Dataset entries
==========
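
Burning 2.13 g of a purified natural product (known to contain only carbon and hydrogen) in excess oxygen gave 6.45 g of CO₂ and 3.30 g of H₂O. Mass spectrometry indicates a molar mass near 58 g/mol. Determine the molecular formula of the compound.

mol C = 6.45 g CO₂ ÷ 44.009 g/mol = 0.1466 mol
mol H = 2 × 3.30 g H₂O ÷ 18.015 g/mol = 0.3664 mol
Divide by the smallest (0.1466 mol): C 1.000, H 2.500
Multiplying each by 2 gives whole numbers: C 2.00, H 5.00
Empirical formula: C2H5
Empirical-formula mass = 29.06 g/mol; 58 ÷ 29.06 ≈ 2, so the molecular formula is C4H10.

C4H10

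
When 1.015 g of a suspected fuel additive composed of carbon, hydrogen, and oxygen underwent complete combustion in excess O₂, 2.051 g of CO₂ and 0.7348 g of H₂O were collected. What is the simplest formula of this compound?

mol C = 2.051 g CO₂ ÷ 44.009 g/mol = 0.046604 mol
mol H = 2 × 0.7348 g H₂O ÷ 18.015 g/mol = 0.081576 mol
mass O = 1.015 − (0.55976 + 0.082229) = 0.37301 g → mol O = 0.37301 ÷ 15.999 = 0.023315 mol
Divide by the smallest (0.023315 mol): C 1.999, H 3.499, O 1.000
Multiplying each by 2 gives whole numbers: C 4.00, H 7.00, O 2.00

C4H7O2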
==========
* ASSIGNMENT: Each record needs to be duplicated exactly.

* ANSWER TO THIS EXERCISE:
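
Burning 2.13 g of a purified natural product (known to contain only carbon and hydrogen) in excess oxygen gave 6.45 g of CO₂ and 3.30 g of H₂O. Mass spectrometry indicates a molar mass near 58 g/mol. Determine the molecular formula of the compound.

mol C = 6.45 g CO₂ ÷ 44.009 g/mol = 0.1466 mol
mol H = 2 × 3.30 g H₂O ÷ 18.015 g/mol = 0.3664 mol
Divide by the smallest (0.1466 mol): C 1.000, H 2.500
Multiplying each by 2 gives whole numbers: C 2.00, H 5.00
Empirical formula: C2H5
Empirical-formula mass = 29.06 g/mol; 58 ÷ 29.06 ≈ 2, so the molecular formula is C4H10.

C4H10

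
When 1.015 g of a suspected fuel additive composed of carbon, hydrogen, and oxygen underwent complete combustion in excess O₂, 2.051 g of CO₂ and 0.7348 g of H₂O were collected. What is the simplest formula of this compound?

mol C = 2.051 g CO₂ ÷ 44.009 g/mol = 0.046604 mol
mol H = 2 × 0.7348 g H₂O ÷ 18.015 g/mol = 0.081576 mol
mass O = 1.015 − (0.55976 + 0.082229) = 0.37301 g → mol O = 0.37301 ÷ 15.999 = 0.023315 mol
Divide by the smallest (0.023315 mol): C 1.999, H 3.499, O 1.000
Multiplying each by 2 gives whole numbers: C 4.00, H 7.00, O 2.00

C4H7O2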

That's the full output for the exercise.